-- Records for the task follows --
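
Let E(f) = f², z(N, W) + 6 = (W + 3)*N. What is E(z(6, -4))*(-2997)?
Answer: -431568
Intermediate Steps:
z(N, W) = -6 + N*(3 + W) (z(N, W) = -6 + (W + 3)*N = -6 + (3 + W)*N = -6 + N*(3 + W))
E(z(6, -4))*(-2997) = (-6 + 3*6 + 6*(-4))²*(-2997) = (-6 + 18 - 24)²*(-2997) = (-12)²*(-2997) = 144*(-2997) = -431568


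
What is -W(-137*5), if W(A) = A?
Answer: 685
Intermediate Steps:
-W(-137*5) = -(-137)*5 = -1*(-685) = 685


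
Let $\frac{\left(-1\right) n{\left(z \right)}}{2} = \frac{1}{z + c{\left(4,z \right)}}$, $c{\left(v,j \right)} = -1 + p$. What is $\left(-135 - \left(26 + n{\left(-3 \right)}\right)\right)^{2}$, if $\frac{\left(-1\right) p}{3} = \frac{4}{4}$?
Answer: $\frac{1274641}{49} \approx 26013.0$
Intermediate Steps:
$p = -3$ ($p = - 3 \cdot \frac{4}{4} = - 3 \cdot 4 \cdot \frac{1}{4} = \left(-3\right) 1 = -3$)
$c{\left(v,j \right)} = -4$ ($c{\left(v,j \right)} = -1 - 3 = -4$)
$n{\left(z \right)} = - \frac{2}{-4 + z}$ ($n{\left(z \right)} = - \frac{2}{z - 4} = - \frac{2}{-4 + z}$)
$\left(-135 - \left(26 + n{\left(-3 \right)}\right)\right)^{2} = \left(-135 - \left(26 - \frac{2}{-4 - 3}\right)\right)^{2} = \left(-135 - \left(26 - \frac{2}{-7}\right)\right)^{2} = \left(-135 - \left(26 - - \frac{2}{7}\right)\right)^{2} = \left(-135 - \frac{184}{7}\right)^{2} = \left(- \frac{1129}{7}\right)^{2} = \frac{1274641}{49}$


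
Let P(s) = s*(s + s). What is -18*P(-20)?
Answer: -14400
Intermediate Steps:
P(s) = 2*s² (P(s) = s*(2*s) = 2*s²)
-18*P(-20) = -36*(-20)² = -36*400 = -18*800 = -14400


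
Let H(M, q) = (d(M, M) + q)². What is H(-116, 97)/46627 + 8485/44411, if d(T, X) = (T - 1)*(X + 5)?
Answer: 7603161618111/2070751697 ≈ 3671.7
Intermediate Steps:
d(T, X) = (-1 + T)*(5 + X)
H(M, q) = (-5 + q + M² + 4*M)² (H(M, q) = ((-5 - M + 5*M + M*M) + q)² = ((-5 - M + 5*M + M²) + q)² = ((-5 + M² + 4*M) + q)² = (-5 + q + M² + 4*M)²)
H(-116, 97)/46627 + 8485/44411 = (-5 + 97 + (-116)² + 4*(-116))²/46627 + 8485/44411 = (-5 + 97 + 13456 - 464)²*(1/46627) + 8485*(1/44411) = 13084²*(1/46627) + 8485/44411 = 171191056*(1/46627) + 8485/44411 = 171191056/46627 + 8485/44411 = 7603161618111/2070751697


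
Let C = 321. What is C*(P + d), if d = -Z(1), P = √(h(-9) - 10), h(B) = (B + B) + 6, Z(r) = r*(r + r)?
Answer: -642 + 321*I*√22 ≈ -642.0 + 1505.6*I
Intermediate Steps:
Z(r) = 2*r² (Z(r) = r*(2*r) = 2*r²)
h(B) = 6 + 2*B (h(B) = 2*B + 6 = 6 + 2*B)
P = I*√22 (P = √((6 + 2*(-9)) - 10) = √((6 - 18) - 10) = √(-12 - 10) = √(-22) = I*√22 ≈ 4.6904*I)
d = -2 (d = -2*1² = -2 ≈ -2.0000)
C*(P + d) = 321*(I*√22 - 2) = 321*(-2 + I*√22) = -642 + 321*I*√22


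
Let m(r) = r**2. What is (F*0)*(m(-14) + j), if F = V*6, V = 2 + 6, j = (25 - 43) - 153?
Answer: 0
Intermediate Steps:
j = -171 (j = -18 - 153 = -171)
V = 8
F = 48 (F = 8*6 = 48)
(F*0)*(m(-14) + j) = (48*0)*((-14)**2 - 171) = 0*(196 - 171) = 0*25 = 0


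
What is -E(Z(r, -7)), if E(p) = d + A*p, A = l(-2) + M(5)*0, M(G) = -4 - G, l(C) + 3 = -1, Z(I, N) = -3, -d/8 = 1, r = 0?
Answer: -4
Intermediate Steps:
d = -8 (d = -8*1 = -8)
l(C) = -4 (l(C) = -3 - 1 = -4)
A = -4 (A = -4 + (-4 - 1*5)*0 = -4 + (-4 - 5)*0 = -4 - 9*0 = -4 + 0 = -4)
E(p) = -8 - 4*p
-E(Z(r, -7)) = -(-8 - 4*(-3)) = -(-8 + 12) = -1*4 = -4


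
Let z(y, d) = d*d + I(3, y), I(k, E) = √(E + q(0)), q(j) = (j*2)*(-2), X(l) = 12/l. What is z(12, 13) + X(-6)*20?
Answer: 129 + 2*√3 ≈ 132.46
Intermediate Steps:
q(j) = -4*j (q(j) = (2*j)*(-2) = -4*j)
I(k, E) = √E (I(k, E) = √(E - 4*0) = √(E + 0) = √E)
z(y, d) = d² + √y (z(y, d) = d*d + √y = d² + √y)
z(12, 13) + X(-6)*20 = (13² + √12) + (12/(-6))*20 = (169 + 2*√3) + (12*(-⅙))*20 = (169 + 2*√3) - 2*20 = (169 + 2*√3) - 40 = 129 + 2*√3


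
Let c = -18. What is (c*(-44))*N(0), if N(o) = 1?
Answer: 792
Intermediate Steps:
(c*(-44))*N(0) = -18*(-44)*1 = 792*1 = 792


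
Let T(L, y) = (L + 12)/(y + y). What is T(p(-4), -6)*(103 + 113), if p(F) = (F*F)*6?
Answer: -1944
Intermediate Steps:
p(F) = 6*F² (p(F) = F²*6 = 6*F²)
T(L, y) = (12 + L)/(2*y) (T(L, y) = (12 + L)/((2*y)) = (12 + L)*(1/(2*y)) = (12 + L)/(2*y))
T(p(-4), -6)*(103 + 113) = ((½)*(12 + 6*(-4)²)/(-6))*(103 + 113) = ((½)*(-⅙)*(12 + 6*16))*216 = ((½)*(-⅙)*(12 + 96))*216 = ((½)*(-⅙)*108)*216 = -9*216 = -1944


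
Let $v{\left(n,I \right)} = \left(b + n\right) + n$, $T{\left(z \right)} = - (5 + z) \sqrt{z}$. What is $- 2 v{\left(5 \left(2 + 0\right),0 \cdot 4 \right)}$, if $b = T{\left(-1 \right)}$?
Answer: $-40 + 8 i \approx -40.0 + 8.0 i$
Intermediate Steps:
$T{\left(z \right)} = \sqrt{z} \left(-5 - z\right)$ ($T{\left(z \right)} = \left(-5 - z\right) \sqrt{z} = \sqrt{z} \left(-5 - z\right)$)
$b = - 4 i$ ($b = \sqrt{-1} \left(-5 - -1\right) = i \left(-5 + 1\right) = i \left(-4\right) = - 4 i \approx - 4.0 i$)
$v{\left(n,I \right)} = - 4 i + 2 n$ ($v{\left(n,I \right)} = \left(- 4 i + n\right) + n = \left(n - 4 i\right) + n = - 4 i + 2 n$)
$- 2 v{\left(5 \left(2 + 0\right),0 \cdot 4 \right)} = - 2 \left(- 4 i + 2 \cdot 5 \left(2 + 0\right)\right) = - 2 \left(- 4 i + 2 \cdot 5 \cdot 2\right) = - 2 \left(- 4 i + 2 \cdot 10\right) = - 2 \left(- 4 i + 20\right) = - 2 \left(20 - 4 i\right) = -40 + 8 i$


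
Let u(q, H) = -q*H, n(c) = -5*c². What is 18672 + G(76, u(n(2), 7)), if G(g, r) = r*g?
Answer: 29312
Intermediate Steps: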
-- Records for the task concluded --
Find the line with "Let P(s) = s*(s + s). What is -18*P(-20)?" in the material above. Reproduce it and each line after it up to and including the line with "Answer: 7603161618111/2070751697 ≈ 3671.7".

[Answer below]
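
Let P(s) = s*(s + s). What is -18*P(-20)?
Answer: -14400
Intermediate Steps:
P(s) = 2*s² (P(s) = s*(2*s) = 2*s²)
-18*P(-20) = -36*(-20)² = -36*400 = -18*800 = -14400


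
Let H(M, q) = (d(M, M) + q)². What is H(-116, 97)/46627 + 8485/44411, if d(T, X) = (T - 1)*(X + 5)?
Answer: 7603161618111/2070751697 ≈ 3671.7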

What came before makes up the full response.